## HOW TO COMPLETE THIS TASK
Return each entry exactly, with none missing.

■ ■ ■

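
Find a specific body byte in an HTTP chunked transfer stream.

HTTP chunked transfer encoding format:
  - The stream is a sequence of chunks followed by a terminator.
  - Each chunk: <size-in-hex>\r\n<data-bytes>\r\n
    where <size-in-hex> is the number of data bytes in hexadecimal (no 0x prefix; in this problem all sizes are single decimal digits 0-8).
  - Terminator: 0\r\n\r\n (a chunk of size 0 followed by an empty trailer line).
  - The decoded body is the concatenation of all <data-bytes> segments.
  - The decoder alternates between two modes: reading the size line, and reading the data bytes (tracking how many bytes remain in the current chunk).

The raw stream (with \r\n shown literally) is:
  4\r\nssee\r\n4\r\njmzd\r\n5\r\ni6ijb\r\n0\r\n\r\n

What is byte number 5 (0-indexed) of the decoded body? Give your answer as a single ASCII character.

Chunk 1: stream[0..1]='4' size=0x4=4, data at stream[3..7]='ssee' -> body[0..4], body so far='ssee'
Chunk 2: stream[9..10]='4' size=0x4=4, data at stream[12..16]='jmzd' -> body[4..8], body so far='sseejmzd'
Chunk 3: stream[18..19]='5' size=0x5=5, data at stream[21..26]='i6ijb' -> body[8..13], body so far='sseejmzdi6ijb'
Chunk 4: stream[28..29]='0' size=0 (terminator). Final body='sseejmzdi6ijb' (13 bytes)
Body byte 5 = 'm'

Answer: m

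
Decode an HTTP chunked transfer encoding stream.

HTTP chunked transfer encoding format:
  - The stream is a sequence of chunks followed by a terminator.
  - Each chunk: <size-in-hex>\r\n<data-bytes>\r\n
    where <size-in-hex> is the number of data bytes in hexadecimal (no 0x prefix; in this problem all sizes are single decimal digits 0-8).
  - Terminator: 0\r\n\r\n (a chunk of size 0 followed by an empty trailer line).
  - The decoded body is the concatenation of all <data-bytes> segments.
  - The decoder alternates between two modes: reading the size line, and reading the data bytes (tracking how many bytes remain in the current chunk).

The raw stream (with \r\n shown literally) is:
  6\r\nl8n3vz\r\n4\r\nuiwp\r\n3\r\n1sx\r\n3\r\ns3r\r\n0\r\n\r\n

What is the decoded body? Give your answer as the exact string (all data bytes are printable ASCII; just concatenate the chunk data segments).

Chunk 1: stream[0..1]='6' size=0x6=6, data at stream[3..9]='l8n3vz' -> body[0..6], body so far='l8n3vz'
Chunk 2: stream[11..12]='4' size=0x4=4, data at stream[14..18]='uiwp' -> body[6..10], body so far='l8n3vzuiwp'
Chunk 3: stream[20..21]='3' size=0x3=3, data at stream[23..26]='1sx' -> body[10..13], body so far='l8n3vzuiwp1sx'
Chunk 4: stream[28..29]='3' size=0x3=3, data at stream[31..34]='s3r' -> body[13..16], body so far='l8n3vzuiwp1sxs3r'
Chunk 5: stream[36..37]='0' size=0 (terminator). Final body='l8n3vzuiwp1sxs3r' (16 bytes)

Answer: l8n3vzuiwp1sxs3r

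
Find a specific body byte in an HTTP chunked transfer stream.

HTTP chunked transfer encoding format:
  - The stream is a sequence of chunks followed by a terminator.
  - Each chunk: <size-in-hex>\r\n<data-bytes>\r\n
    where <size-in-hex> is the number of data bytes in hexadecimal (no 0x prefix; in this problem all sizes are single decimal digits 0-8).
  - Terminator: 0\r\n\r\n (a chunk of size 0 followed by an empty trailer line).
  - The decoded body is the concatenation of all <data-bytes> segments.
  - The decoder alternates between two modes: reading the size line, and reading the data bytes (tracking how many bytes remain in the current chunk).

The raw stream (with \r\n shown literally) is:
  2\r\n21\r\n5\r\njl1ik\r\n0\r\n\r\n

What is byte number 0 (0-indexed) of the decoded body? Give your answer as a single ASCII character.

Chunk 1: stream[0..1]='2' size=0x2=2, data at stream[3..5]='21' -> body[0..2], body so far='21'
Chunk 2: stream[7..8]='5' size=0x5=5, data at stream[10..15]='jl1ik' -> body[2..7], body so far='21jl1ik'
Chunk 3: stream[17..18]='0' size=0 (terminator). Final body='21jl1ik' (7 bytes)
Body byte 0 = '2'

Answer: 2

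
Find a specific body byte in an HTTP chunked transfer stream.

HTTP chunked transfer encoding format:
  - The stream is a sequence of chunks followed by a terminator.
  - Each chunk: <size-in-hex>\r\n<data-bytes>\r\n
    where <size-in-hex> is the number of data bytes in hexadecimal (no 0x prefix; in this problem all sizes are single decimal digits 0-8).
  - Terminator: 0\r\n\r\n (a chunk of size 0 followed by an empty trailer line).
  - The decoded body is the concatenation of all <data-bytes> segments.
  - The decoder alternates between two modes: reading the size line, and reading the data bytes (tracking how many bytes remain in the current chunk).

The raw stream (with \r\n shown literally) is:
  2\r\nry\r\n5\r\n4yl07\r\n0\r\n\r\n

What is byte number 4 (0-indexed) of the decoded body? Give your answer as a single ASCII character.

Chunk 1: stream[0..1]='2' size=0x2=2, data at stream[3..5]='ry' -> body[0..2], body so far='ry'
Chunk 2: stream[7..8]='5' size=0x5=5, data at stream[10..15]='4yl07' -> body[2..7], body so far='ry4yl07'
Chunk 3: stream[17..18]='0' size=0 (terminator). Final body='ry4yl07' (7 bytes)
Body byte 4 = 'l'

Answer: l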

■ ■ ■

## SOLUTION FOR THIS PROBLEM
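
Find a specific body byte in an HTTP chunked transfer stream.

HTTP chunked transfer encoding format:
  - The stream is a sequence of chunks followed by a terminator.
  - Each chunk: <size-in-hex>\r\n<data-bytes>\r\n
    where <size-in-hex> is the number of data bytes in hexadecimal (no 0x prefix; in this problem all sizes are single decimal digits 0-8).
  - Terminator: 0\r\n\r\n (a chunk of size 0 followed by an empty trailer line).
  - The decoded body is the concatenation of all <data-bytes> segments.
  - The decoder alternates between two modes: reading the size line, and reading the data bytes (tracking how many bytes remain in the current chunk).

The raw stream (with \r\n shown literally) is:
  4\r\nssee\r\n4\r\njmzd\r\n5\r\ni6ijb\r\n0\r\n\r\n

What is byte number 5 (0-indexed) of the decoded body? Give your answer as a single ASCII character.

Chunk 1: stream[0..1]='4' size=0x4=4, data at stream[3..7]='ssee' -> body[0..4], body so far='ssee'
Chunk 2: stream[9..10]='4' size=0x4=4, data at stream[12..16]='jmzd' -> body[4..8], body so far='sseejmzd'
Chunk 3: stream[18..19]='5' size=0x5=5, data at stream[21..26]='i6ijb' -> body[8..13], body so far='sseejmzdi6ijb'
Chunk 4: stream[28..29]='0' size=0 (terminator). Final body='sseejmzdi6ijb' (13 bytes)
Body byte 5 = 'm'

Answer: m

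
Decode an HTTP chunked transfer encoding stream.

HTTP chunked transfer encoding format:
  - The stream is a sequence of chunks followed by a terminator.
  - Each chunk: <size-in-hex>\r\n<data-bytes>\r\n
    where <size-in-hex> is the number of data bytes in hexadecimal (no 0x prefix; in this problem all sizes are single decimal digits 0-8).
  - Terminator: 0\r\n\r\n (a chunk of size 0 followed by an empty trailer line).
  - The decoded body is the concatenation of all <data-bytes> segments.
  - The decoder alternates between two modes: reading the size line, and reading the data bytes (tracking how many bytes remain in the current chunk).

The raw stream (with \r\n shown literally) is:
  6\r\nl8n3vz\r\n4\r\nuiwp\r\n3\r\n1sx\r\n3\r\ns3r\r\n0\r\n\r\n

What is the decoded body? Give your answer as the exact string (all data bytes are printable ASCII; just concatenate the chunk data segments).

Chunk 1: stream[0..1]='6' size=0x6=6, data at stream[3..9]='l8n3vz' -> body[0..6], body so far='l8n3vz'
Chunk 2: stream[11..12]='4' size=0x4=4, data at stream[14..18]='uiwp' -> body[6..10], body so far='l8n3vzuiwp'
Chunk 3: stream[20..21]='3' size=0x3=3, data at stream[23..26]='1sx' -> body[10..13], body so far='l8n3vzuiwp1sx'
Chunk 4: stream[28..29]='3' size=0x3=3, data at stream[31..34]='s3r' -> body[13..16], body so far='l8n3vzuiwp1sxs3r'
Chunk 5: stream[36..37]='0' size=0 (terminator). Final body='l8n3vzuiwp1sxs3r' (16 bytes)

Answer: l8n3vzuiwp1sxs3r

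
Find a specific body byte in an HTTP chunked transfer stream.

HTTP chunked transfer encoding format:
  - The stream is a sequence of chunks followed by a terminator.
  - Each chunk: <size-in-hex>\r\n<data-bytes>\r\n
    where <size-in-hex> is the number of data bytes in hexadecimal (no 0x prefix; in this problem all sizes are single decimal digits 0-8).
  - Terminator: 0\r\n\r\n (a chunk of size 0 followed by an empty trailer line).
  - The decoded body is the concatenation of all <data-bytes> segments.
  - The decoder alternates between two modes: reading the size line, and reading the data bytes (tracking how many bytes remain in the current chunk).

The raw stream (with \r\n shown literally) is:
  2\r\n21\r\n5\r\njl1ik\r\n0\r\n\r\n

What is byte number 0 (0-indexed) of the decoded body? Give your answer as a single ASCII character.

Chunk 1: stream[0..1]='2' size=0x2=2, data at stream[3..5]='21' -> body[0..2], body so far='21'
Chunk 2: stream[7..8]='5' size=0x5=5, data at stream[10..15]='jl1ik' -> body[2..7], body so far='21jl1ik'
Chunk 3: stream[17..18]='0' size=0 (terminator). Final body='21jl1ik' (7 bytes)
Body byte 0 = '2'

Answer: 2

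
Find a specific body byte in an HTTP chunked transfer stream.

HTTP chunked transfer encoding format:
  - The stream is a sequence of chunks followed by a terminator.
  - Each chunk: <size-in-hex>\r\n<data-bytes>\r\n
    where <size-in-hex> is the number of data bytes in hexadecimal (no 0x prefix; in this problem all sizes are single decimal digits 0-8).
  - Terminator: 0\r\n\r\n (a chunk of size 0 followed by an empty trailer line).
  - The decoded body is the concatenation of all <data-bytes> segments.
  - The decoder alternates between two modes: reading the size line, and reading the data bytes (tracking how many bytes remain in the current chunk).

The raw stream (with \r\n shown literally) is:
  2\r\nry\r\n5\r\n4yl07\r\n0\r\n\r\n

What is byte number 4 (0-indexed) of the decoded body? Give your answer as a single ASCII character.

Chunk 1: stream[0..1]='2' size=0x2=2, data at stream[3..5]='ry' -> body[0..2], body so far='ry'
Chunk 2: stream[7..8]='5' size=0x5=5, data at stream[10..15]='4yl07' -> body[2..7], body so far='ry4yl07'
Chunk 3: stream[17..18]='0' size=0 (terminator). Final body='ry4yl07' (7 bytes)
Body byte 4 = 'l'

Answer: l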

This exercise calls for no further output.